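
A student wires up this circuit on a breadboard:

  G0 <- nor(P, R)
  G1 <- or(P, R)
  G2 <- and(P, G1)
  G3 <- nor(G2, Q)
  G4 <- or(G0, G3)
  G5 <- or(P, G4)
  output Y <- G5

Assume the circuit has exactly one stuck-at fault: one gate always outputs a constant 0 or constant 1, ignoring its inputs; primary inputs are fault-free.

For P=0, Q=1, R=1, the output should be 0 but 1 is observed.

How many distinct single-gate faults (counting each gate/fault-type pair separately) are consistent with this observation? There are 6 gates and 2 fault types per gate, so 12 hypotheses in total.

Fault-free: G0=0, G1=1, G2=0, G3=0, G4=0, G5=0 → 0. Observed 1.
  G0 stuck-at-0: output 0 ✗
  G0 stuck-at-1: output 1 ✓
  G1 stuck-at-0: output 0 ✗
  G1 stuck-at-1: output 0 ✗
  G2 stuck-at-0: output 0 ✗
  G2 stuck-at-1: output 0 ✗
  G3 stuck-at-0: output 0 ✗
  G3 stuck-at-1: output 1 ✓
  G4 stuck-at-0: output 0 ✗
  G4 stuck-at-1: output 1 ✓
  G5 stuck-at-0: output 0 ✗
  G5 stuck-at-1: output 1 ✓
Consistent faults: {G0 stuck-at-1, G3 stuck-at-1, G4 stuck-at-1, G5 stuck-at-1} — 4 in all.

4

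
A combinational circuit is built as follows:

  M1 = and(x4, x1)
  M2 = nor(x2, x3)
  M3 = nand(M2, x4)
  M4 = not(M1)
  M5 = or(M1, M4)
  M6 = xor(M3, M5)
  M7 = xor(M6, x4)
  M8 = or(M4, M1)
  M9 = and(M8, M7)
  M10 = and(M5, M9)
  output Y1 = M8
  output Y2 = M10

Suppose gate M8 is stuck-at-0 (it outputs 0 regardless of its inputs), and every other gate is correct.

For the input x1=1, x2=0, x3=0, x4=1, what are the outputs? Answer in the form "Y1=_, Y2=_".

Propagate with M8 forced: M1=1, M2=1, M3=0, M4=0, M5=1, M6=1, M7=0, M8=0 [stuck-at-0], M9=0, M10=0.
So the outputs are Y1=0, Y2=0. (Without the fault they would be Y1=1, Y2=0.)

Y1=0, Y2=0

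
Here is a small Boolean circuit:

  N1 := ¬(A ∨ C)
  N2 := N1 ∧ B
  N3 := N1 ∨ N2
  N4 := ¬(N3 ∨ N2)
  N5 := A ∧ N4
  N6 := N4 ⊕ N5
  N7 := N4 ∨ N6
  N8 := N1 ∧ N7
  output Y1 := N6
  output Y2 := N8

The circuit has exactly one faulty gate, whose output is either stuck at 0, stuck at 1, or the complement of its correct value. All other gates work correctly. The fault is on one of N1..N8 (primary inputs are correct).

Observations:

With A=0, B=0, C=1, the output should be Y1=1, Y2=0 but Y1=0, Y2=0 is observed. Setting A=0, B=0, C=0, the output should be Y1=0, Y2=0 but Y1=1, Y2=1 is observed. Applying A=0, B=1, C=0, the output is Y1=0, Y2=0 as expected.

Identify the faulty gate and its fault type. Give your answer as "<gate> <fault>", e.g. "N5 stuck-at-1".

Fault-free values for test 1 (A=0, B=0, C=1): N1=0, N2=0, N3=0, N4=1, N5=0, N6=1, N7=1, N8=0, giving Y1=1, Y2=0. Observed Y1=0, Y2=0.
Test 1: faults giving observed Y1=0, Y2=0 are {N1 stuck-at-1, N1 inverted output, N2 stuck-at-1, N2 inverted output, N3 stuck-at-1, N3 inverted output, N4 stuck-at-0, N4 inverted output, N5 stuck-at-1, N5 inverted output, N6 stuck-at-0, N6 inverted output}.
Test 2 (A=0, B=0, C=0): fault-free N1=1, N2=0, N3=1, N4=0, N5=0, N6=0, N7=0, N8=0 → Y1=0, Y2=0; observed Y1=1, Y2=1. Eliminates N1 stuck-at-1, N1 inverted output, N2 stuck-at-1, N2 inverted output, N3 stuck-at-1, N4 stuck-at-0, N6 stuck-at-0.
Test 3 (A=0, B=1, C=0): fault-free N1=1, N2=1, N3=1, N4=0, N5=0, N6=0, N7=0, N8=0 → Y1=0, Y2=0; observed Y1=0, Y2=0. Eliminates N4 inverted output, N5 stuck-at-1, N5 inverted output, N6 inverted output.
Only N3 inverted output is consistent with every test.

N3 inverted output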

---*---

# Exercise instructions:
From the material above, set down exactly the lines starting at the one with "G1 <- or(P, R)" and ending at the one with "M4 = not(M1)", end lines included.

# Output of the exercise:
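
  G1 <- or(P, R)
  G2 <- and(P, G1)
  G3 <- nor(G2, Q)
  G4 <- or(G0, G3)
  G5 <- or(P, G4)
  output Y <- G5

Assume the circuit has exactly one stuck-at fault: one gate always outputs a constant 0 or constant 1, ignoring its inputs; primary inputs are fault-free.

For P=0, Q=1, R=1, the output should be 0 but 1 is observed.

How many distinct single-gate faults (counting each gate/fault-type pair separately) are consistent with this observation? There are 6 gates and 2 fault types per gate, so 12 hypotheses in total.

Fault-free: G0=0, G1=1, G2=0, G3=0, G4=0, G5=0 → 0. Observed 1.
  G0 stuck-at-0: output 0 ✗
  G0 stuck-at-1: output 1 ✓
  G1 stuck-at-0: output 0 ✗
  G1 stuck-at-1: output 0 ✗
  G2 stuck-at-0: output 0 ✗
  G2 stuck-at-1: output 0 ✗
  G3 stuck-at-0: output 0 ✗
  G3 stuck-at-1: output 1 ✓
  G4 stuck-at-0: output 0 ✗
  G4 stuck-at-1: output 1 ✓
  G5 stuck-at-0: output 0 ✗
  G5 stuck-at-1: output 1 ✓
Consistent faults: {G0 stuck-at-1, G3 stuck-at-1, G4 stuck-at-1, G5 stuck-at-1} — 4 in all.

4

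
A combinational circuit is built as follows:

  M1 = and(x4, x1)
  M2 = nor(x2, x3)
  M3 = nand(M2, x4)
  M4 = not(M1)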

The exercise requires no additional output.